• Data records
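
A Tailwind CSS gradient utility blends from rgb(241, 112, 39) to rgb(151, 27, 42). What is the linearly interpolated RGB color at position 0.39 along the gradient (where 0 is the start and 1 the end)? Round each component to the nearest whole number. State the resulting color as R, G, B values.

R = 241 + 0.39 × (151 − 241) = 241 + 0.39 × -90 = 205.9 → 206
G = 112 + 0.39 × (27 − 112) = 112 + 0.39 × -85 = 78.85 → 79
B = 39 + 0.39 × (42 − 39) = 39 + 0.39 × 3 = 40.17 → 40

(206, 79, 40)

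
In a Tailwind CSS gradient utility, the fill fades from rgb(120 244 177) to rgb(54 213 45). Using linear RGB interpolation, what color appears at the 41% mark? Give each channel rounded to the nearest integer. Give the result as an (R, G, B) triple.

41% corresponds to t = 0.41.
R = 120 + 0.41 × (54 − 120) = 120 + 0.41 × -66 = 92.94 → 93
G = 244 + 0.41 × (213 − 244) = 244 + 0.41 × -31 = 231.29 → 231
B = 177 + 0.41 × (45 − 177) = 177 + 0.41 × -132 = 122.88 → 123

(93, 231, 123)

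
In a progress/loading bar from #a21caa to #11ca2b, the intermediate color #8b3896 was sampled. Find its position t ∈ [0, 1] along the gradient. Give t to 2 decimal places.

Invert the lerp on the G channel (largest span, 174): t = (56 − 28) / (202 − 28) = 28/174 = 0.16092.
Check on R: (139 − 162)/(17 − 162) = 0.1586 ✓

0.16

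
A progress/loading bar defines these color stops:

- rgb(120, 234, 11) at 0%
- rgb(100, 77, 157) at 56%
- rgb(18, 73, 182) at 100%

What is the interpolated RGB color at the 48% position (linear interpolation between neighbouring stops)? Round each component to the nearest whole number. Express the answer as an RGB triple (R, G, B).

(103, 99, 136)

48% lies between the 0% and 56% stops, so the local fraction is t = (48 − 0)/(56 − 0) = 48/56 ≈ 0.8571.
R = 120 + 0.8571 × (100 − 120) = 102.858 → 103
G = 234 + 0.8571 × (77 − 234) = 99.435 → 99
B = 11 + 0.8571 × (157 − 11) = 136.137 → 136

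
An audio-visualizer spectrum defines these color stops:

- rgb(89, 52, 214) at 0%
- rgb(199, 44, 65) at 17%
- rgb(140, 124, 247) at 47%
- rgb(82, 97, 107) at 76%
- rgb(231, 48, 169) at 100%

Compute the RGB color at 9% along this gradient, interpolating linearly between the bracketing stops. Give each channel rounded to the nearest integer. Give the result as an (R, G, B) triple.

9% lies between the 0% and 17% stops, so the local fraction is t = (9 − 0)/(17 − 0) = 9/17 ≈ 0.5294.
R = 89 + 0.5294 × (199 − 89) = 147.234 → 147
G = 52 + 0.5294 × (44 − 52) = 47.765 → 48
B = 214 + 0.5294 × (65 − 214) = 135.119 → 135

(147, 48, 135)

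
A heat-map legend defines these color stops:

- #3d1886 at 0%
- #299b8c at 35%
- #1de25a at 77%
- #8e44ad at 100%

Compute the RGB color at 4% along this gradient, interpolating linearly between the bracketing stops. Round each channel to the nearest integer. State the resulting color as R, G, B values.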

• What to produce
From the first line to the last, copy every record exactly.

• Written reply
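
A Tailwind CSS gradient utility blends from rgb(241, 112, 39) to rgb(151, 27, 42). What is the linearly interpolated RGB color at position 0.39 along the gradient (where 0 is the start and 1 the end)? Round each component to the nearest whole number. State the resulting color as R, G, B values.

R = 241 + 0.39 × (151 − 241) = 241 + 0.39 × -90 = 205.9 → 206
G = 112 + 0.39 × (27 − 112) = 112 + 0.39 × -85 = 78.85 → 79
B = 39 + 0.39 × (42 − 39) = 39 + 0.39 × 3 = 40.17 → 40

(206, 79, 40)

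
In a Tailwind CSS gradient utility, the fill fades from rgb(120 244 177) to rgb(54 213 45). Using linear RGB interpolation, what color appears at the 41% mark? Give each channel rounded to the nearest integer. Give the result as an (R, G, B) triple.

41% corresponds to t = 0.41.
R = 120 + 0.41 × (54 − 120) = 120 + 0.41 × -66 = 92.94 → 93
G = 244 + 0.41 × (213 − 244) = 244 + 0.41 × -31 = 231.29 → 231
B = 177 + 0.41 × (45 − 177) = 177 + 0.41 × -132 = 122.88 → 123

(93, 231, 123)

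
In a progress/loading bar from #a21caa to #11ca2b, the intermediate color #8b3896 was sampled. Find its position t ∈ [0, 1] along the gradient. Give t to 2 decimal places.

Invert the lerp on the G channel (largest span, 174): t = (56 − 28) / (202 − 28) = 28/174 = 0.16092.
Check on R: (139 − 162)/(17 − 162) = 0.1586 ✓

0.16

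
A progress/loading bar defines these color stops:

- rgb(120, 234, 11) at 0%
- rgb(100, 77, 157) at 56%
- rgb(18, 73, 182) at 100%

What is the interpolated RGB color at the 48% position (linear interpolation between neighbouring stops)? Round each component to the nearest whole number. Express the answer as an RGB triple (R, G, B).

(103, 99, 136)

48% lies between the 0% and 56% stops, so the local fraction is t = (48 − 0)/(56 − 0) = 48/56 ≈ 0.8571.
R = 120 + 0.8571 × (100 − 120) = 102.858 → 103
G = 234 + 0.8571 × (77 − 234) = 99.435 → 99
B = 11 + 0.8571 × (157 − 11) = 136.137 → 136

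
An audio-visualizer spectrum defines these color stops:

- rgb(89, 52, 214) at 0%
- rgb(199, 44, 65) at 17%
- rgb(140, 124, 247) at 47%
- rgb(82, 97, 107) at 76%
- rgb(231, 48, 169) at 100%

Compute the RGB color at 9% along this gradient, interpolating linearly between the bracketing stops. Give each channel rounded to the nearest integer. Give the result as an (R, G, B) triple.

9% lies between the 0% and 17% stops, so the local fraction is t = (9 − 0)/(17 − 0) = 9/17 ≈ 0.5294.
R = 89 + 0.5294 × (199 − 89) = 147.234 → 147
G = 52 + 0.5294 × (44 − 52) = 47.765 → 48
B = 214 + 0.5294 × (65 − 214) = 135.119 → 135

(147, 48, 135)

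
A heat-map legend defines these color stops:

- #3d1886 at 0%
- #299b8c at 35%
- #1de25a at 77%
- #8e44ad at 100%

Compute the RGB color at 4% along this gradient, interpolating linearly between the bracketing stops. Round each channel to the nearest integer. State the resulting color as R, G, B values.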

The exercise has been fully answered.